=== DIRECTIONS FOR THIS TASK ===
Two lines below mark the span: the one containing "0 | 0 | 0.05 |" and the one containing "A fraud alert". Set down both, plus every line between, exactly as they stand, and nothing else.

=== GIVEN DATA ===
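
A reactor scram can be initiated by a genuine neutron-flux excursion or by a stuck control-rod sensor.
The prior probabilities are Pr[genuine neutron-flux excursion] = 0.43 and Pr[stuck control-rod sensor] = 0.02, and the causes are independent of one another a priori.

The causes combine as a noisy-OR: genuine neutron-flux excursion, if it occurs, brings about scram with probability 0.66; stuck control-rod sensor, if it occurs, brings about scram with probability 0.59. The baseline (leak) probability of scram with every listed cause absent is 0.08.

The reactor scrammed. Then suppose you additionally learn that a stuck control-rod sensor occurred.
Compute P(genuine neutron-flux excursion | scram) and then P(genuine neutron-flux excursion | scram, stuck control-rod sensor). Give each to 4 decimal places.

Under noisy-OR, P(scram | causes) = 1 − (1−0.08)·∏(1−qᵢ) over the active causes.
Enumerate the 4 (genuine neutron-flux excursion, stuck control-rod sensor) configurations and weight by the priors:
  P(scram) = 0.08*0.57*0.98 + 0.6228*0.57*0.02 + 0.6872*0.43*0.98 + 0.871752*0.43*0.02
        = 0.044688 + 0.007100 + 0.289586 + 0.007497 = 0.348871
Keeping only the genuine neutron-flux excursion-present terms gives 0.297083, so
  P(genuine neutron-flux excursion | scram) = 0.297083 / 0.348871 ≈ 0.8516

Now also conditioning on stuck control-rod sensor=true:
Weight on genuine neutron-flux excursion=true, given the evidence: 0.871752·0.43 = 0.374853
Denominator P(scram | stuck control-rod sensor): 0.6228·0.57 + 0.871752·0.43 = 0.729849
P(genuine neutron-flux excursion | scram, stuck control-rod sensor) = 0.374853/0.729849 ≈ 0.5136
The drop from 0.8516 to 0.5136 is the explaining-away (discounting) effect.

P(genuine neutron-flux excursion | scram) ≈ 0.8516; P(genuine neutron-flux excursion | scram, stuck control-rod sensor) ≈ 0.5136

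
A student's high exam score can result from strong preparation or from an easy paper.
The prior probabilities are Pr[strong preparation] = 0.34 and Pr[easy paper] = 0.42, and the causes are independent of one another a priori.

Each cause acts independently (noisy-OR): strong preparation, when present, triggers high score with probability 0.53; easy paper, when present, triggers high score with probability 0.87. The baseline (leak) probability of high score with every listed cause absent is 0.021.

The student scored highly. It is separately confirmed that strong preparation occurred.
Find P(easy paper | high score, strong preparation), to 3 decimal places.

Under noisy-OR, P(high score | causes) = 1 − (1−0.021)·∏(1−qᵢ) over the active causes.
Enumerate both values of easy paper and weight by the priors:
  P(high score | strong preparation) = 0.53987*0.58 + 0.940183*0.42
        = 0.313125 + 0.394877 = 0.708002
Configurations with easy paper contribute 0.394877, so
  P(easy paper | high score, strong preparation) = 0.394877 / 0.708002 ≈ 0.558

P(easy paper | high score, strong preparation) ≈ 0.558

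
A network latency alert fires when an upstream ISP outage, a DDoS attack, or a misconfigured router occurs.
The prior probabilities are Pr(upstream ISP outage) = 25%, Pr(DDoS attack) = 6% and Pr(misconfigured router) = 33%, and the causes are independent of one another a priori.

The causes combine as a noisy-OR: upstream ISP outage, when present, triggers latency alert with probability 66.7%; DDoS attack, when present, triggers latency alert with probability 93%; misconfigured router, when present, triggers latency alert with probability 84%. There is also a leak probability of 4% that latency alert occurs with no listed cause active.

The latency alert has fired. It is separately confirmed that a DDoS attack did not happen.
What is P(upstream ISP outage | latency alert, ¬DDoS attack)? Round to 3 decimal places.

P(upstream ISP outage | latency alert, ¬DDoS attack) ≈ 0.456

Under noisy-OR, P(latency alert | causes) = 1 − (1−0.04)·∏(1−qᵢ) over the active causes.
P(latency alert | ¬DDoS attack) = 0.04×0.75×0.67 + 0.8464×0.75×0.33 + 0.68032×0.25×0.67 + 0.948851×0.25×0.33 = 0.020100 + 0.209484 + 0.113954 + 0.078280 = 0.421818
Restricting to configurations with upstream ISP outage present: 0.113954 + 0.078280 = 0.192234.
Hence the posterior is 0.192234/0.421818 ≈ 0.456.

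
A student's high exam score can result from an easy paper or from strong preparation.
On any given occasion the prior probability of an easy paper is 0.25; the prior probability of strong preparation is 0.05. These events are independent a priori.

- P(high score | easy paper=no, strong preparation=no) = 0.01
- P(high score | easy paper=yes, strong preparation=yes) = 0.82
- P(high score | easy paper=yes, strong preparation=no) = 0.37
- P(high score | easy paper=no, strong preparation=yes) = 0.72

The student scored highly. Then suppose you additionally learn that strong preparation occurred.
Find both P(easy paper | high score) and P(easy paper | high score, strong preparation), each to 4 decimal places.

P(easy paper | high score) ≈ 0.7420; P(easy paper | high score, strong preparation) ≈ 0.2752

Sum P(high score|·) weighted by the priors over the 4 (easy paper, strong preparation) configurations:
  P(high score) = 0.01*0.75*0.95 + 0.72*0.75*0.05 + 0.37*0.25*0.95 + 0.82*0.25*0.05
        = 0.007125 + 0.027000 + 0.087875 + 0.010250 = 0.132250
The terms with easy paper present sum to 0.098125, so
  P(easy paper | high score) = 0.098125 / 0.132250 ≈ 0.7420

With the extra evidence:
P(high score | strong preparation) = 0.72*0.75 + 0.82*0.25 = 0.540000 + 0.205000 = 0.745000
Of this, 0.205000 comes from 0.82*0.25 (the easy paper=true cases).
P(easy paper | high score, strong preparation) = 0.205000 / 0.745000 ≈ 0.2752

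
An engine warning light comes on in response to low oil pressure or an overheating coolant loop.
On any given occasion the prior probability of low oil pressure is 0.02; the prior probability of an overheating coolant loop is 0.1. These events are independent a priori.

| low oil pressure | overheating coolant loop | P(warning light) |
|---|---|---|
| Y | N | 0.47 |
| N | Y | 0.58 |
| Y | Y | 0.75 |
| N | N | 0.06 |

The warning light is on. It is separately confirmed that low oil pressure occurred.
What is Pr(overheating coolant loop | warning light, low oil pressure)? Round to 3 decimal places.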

* * *

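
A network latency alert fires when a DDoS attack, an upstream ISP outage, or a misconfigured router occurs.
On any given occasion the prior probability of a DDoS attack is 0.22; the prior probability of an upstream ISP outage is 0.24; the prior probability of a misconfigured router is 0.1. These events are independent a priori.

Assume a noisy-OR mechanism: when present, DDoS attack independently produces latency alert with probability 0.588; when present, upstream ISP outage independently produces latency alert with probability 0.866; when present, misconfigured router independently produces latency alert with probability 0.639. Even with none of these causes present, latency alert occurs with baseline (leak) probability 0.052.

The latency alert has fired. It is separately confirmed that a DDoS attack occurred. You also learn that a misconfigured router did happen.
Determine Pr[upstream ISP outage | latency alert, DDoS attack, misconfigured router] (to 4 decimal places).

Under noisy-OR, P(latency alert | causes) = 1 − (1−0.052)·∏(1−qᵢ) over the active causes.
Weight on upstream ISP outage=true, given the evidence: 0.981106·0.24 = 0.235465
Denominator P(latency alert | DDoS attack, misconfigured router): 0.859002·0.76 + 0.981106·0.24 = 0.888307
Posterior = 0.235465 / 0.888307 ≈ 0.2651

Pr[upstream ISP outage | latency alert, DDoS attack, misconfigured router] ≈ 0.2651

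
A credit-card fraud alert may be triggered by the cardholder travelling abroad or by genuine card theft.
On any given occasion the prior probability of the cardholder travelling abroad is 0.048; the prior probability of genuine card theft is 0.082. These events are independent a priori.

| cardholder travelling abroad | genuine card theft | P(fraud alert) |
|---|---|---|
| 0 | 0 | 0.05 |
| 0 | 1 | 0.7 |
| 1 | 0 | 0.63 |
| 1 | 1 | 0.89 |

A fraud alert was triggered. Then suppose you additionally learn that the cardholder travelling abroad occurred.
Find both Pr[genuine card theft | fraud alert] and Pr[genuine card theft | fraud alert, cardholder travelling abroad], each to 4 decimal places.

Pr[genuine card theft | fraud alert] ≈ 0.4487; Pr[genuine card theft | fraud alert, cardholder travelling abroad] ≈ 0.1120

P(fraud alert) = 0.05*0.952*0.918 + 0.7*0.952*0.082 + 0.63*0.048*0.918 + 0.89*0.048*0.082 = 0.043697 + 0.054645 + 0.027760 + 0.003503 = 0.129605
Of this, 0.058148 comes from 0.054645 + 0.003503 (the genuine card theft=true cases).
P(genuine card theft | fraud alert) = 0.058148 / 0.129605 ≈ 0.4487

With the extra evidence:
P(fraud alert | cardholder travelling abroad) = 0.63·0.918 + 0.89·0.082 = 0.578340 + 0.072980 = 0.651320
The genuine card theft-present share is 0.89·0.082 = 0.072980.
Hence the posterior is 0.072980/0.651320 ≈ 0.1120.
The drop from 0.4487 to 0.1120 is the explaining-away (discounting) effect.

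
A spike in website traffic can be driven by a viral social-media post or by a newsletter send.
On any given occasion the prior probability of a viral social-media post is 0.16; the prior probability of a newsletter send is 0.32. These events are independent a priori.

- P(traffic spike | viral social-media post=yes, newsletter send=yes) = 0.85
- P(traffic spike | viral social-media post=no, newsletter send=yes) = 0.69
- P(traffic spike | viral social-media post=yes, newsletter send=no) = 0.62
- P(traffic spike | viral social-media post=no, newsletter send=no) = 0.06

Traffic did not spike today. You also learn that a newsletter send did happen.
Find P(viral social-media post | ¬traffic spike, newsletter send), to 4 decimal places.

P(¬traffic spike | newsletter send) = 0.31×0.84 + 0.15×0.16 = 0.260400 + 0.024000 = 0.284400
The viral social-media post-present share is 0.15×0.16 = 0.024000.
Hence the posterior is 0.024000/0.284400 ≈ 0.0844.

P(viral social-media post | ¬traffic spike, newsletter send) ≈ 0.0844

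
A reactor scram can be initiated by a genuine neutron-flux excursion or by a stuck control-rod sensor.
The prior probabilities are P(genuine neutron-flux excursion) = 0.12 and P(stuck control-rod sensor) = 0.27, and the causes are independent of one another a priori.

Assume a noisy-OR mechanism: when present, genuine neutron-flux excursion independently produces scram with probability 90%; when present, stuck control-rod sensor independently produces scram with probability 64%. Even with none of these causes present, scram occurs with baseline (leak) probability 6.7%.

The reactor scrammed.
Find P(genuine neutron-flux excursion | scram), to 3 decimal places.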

=== OUTPUT FOR THIS TASK ===
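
| 0 | 0 | 0.05 |
| 0 | 1 | 0.7 |
| 1 | 0 | 0.63 |
| 1 | 1 | 0.89 |

A fraud alert was triggered. Then suppose you additionally learn that the cardholder travelling abroad occurred.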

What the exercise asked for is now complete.